▶ [Task to carry out] Working from the line that contains "Test ¬(◇r →" down to the last line below, repeat each line exactly.

——————————

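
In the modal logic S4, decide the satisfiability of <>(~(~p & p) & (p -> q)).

1. <>(~(~p & p) & (p -> q)), w0
2. ~(~p & p) & (p -> q), w1   [<>-rule on 1: fresh world w1, w0Rw1]
3. ~(~p & p), w1   [&-rule on 2]
4. p -> q, w1   [&-rule on 2]
5. ~p, w1   [~&-rule on 3 (branches; this branch)]
6. q, w1   [->-rule on 4 (branches; this branch)]
Accessibility: w0Rw0, w0Rw1, w1Rw1

Satisfiable (open branch found)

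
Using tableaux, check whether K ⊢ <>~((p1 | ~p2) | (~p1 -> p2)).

Tableau for the negation ~<>~((p1 | ~p2) | (~p1 -> p2)):
1. ~<>~((p1 | ~p2) | (~p1 -> p2)), u
The negation has an open branch (countermodel exists).

No, not valid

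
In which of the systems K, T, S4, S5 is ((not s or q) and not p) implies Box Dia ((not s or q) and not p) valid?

S5

S5-tableau for the negation not (((not s or q) and not p) implies Box Dia ((not s or q) and not p)):
1. not (((not s or q) and not p) implies Box Dia ((not s or q) and not p)), u
2. (not s or q) and not p, u   [neg-implies-rule on 1]
3. not Box Dia ((not s or q) and not p), u   [neg-implies-rule on 1]
4. not s or q, u   [and-rule on 2]
5. not p, u   [and-rule on 2]
6. q, u   [or-rule on 4 (branches; this branch)]
7. not Dia ((not s or q) and not p), v   [neg-Box-rule on 3: fresh world v, uRv]
8. not ((not s or q) and not p), u   [neg-Dia-rule on 7 via vRu]
9. not ((not s or q) and not p), v   [neg-Dia-rule on 7 via vRv]
10. not (not s or q), u   [neg-and-rule on 8 (branches; this branch)]
11. s, u   [neg-or-rule on 10]
12. not q, u   [neg-or-rule on 10]
Accessibility: uRu, uRv, vRu, vRv
Branch closes: q and not q both at u.
Every branch closes (one shown): valid in S5.
S4-tableau for the negation not (((not s or q) and not p) implies Box Dia ((not s or q) and not p)):
1. not (((not s or q) and not p) implies Box Dia ((not s or q) and not p)), u
2. (not s or q) and not p, u   [neg-implies-rule on 1]
3. not Box Dia ((not s or q) and not p), u   [neg-implies-rule on 1]
4. not s or q, u   [and-rule on 2]
5. not p, u   [and-rule on 2]
6. q, u   [or-rule on 4 (branches; this branch)]
7. not Dia ((not s or q) and not p), v   [neg-Box-rule on 3: fresh world v, uRv]
8. not ((not s or q) and not p), v   [neg-Dia-rule on 7 via vRv]
9. p, v   [neg-and-rule on 8 (branches; this branch)]
Accessibility: uRu, uRv, vRv
Complete open branch: countermodel on an S4-frame, so not valid in S4, nor in K, T (the same frame is also a K-frame and a T-frame).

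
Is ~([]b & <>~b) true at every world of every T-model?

Tableau for the negation []b & <>~b:
1. []b & <>~b, u
2. []b, u   [&-rule on 1]
3. <>~b, u   [&-rule on 1]
4. b, u   [[]-rule on 2 via uRu]
5. ~b, v   [<>-rule on 3: fresh world v, uRv]
6. b, v   [[]-rule on 2 via uRv]
Accessibility: uRu, uRv, vRv
Branch closes: b and ~b both at v.
All branches of the negation close; one closing branch shown above.

Valid in T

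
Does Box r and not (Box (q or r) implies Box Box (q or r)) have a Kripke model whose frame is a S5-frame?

Unsatisfiable (every branch closes)

1. Box r and not (Box (q or r) implies Box Box (q or r)), 0
2. Box r, 0
3. not (Box (q or r) implies Box Box (q or r)), 0
4. Box (q or r), 0
5. not Box Box (q or r), 0
6. r, 0
7. q or r, 0
8. not Box (q or r), 1
9. r, 1
10. q or r, 1
11. not (q or r), 2
12. not q, 2
13. not r, 2
14. r, 2
Accessibility: 0R0, 0R1, 0R2, 1R0, 1R1, 1R2, 2R0, 2R1, 2R2
Branch closes: r and not r both at 2.
Every branch closes; the branch above is one of them.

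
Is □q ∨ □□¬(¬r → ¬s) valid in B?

Tableau for the negation ¬(□q ∨ □□¬(¬r → ¬s)):
1. ¬(□q ∨ □□¬(¬r → ¬s)), w0
2. ¬□q, w0   [¬∨-rule on 1]
3. ¬□□¬(¬r → ¬s), w0   [¬∨-rule on 1]
4. ¬q, w1   [¬□-rule on 2: fresh world w1, w0Rw1]
5. ¬□¬(¬r → ¬s), w2   [¬□-rule on 3: fresh world w2, w0Rw2]
6. ¬r → ¬s, w3   [¬□-rule on 5: fresh world w3, w2Rw3]
7. ¬s, w3   [→-rule on 6 (branches; this branch)]
Accessibility: w0Rw0, w0Rw1, w0Rw2, w1Rw0, w1Rw1, w2Rw0, w2Rw2, w2Rw3, w3Rw2, w3Rw3
The negation has an open branch (countermodel exists).

Not valid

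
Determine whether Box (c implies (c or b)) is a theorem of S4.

Tableau for the negation not Box (c implies (c or b)):
1. not Box (c implies (c or b)), w0
2. not (c implies (c or b)), w1   [neg-Box-rule on 1: fresh world w1, w0Rw1]
3. c, w1   [neg-implies-rule on 2]
4. not (c or b), w1   [neg-implies-rule on 2]
5. not c, w1   [neg-or-rule on 4]
6. not b, w1   [neg-or-rule on 4]
Accessibility: w0Rw0, w0Rw1, w1Rw1
Branch closes: c and not c both at w1.
Every branch of the negation's tableau closes; the branch above is one of them.

Yes, valid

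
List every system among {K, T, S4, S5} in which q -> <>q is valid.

T, S4, S5

T-tableau for the negation ~(q -> <>q):
1. ~(q -> <>q), w0
2. q, w0
3. ~<>q, w0
4. ~q, w0
Accessibility: w0Rw0
Branch closes: q and ~q both at w0.
Every branch closes (one shown): valid in T, hence also in S4, S5 (every theorem of T is a theorem of S4 and S5).
K-tableau for the negation ~(q -> <>q):
1. ~(q -> <>q), w0
2. q, w0
3. ~<>q, w0
Complete open branch: countermodel on a K-frame, so not valid in K.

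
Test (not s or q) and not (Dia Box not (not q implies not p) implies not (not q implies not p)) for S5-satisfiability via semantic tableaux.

Unsatisfiable (every branch closes)

1. (not s or q) and not (Dia Box not (not q implies not p) implies not (not q implies not p)), u
2. not s or q, u   [and-rule on 1]
3. not (Dia Box not (not q implies not p) implies not (not q implies not p)), u   [and-rule on 1]
4. Dia Box not (not q implies not p), u   [neg-implies-rule on 3]
5. not q implies not p, u   [neg-implies-rule on 3]
6. q, u   [or-rule on 2 (branches; this branch)]
7. not p, u   [implies-rule on 5 (branches; this branch)]
8. Box not (not q implies not p), v   [Dia-rule on 4: fresh world v, uRv]
9. not (not q implies not p), u   [Box-rule on 8 via vRu]
10. not q, u   [neg-implies-rule on 9]
11. p, u   [neg-implies-rule on 9]
Accessibility: uRu, uRv, vRu, vRv
Branch closes: q and not q both at u.
(One branch shown.) All branches close.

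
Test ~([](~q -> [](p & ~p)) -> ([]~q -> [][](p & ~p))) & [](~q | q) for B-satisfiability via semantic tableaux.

No, unsatisfiable

1. ~([](~q -> [](p & ~p)) -> ([]~q -> [][](p & ~p))) & [](~q | q), w0
2. ~([](~q -> [](p & ~p)) -> ([]~q -> [][](p & ~p))), w0
3. [](~q | q), w0
4. [](~q -> [](p & ~p)), w0
5. ~([]~q -> [][](p & ~p)), w0
6. []~q, w0
7. ~[][](p & ~p), w0
8. ~q | q, w0
9. ~q -> [](p & ~p), w0
10. ~q, w0
11. [](p & ~p), w0
12. p & ~p, w0
13. p, w0
14. ~p, w0
Accessibility: w0Rw0
Branch closes: p and ~p both at w0.
(One branch shown.) All branches close.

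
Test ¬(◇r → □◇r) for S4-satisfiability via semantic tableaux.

1. ¬(◇r → □◇r), w0
2. ◇r, w0   [¬→-rule on 1]
3. ¬□◇r, w0   [¬→-rule on 1]
4. r, w1   [◇-rule on 2: fresh world w1, w0Rw1]
5. ¬◇r, w2   [¬□-rule on 3: fresh world w2, w0Rw2]
6. ¬r, w2   [¬◇-rule on 5 via w2Rw2]
Accessibility: w0Rw0, w0Rw1, w0Rw2, w1Rw1, w2Rw2

Satisfiable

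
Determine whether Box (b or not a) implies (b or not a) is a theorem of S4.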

——————————

▶ [Response to this exercise]
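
Test ¬(◇r → □◇r) for S4-satisfiability via semantic tableaux.

1. ¬(◇r → □◇r), w0
2. ◇r, w0   [¬→-rule on 1]
3. ¬□◇r, w0   [¬→-rule on 1]
4. r, w1   [◇-rule on 2: fresh world w1, w0Rw1]
5. ¬◇r, w2   [¬□-rule on 3: fresh world w2, w0Rw2]
6. ¬r, w2   [¬◇-rule on 5 via w2Rw2]
Accessibility: w0Rw0, w0Rw1, w0Rw2, w1Rw1, w2Rw2

Satisfiable

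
Determine whether Box (b or not a) implies (b or not a) is a theorem of S4.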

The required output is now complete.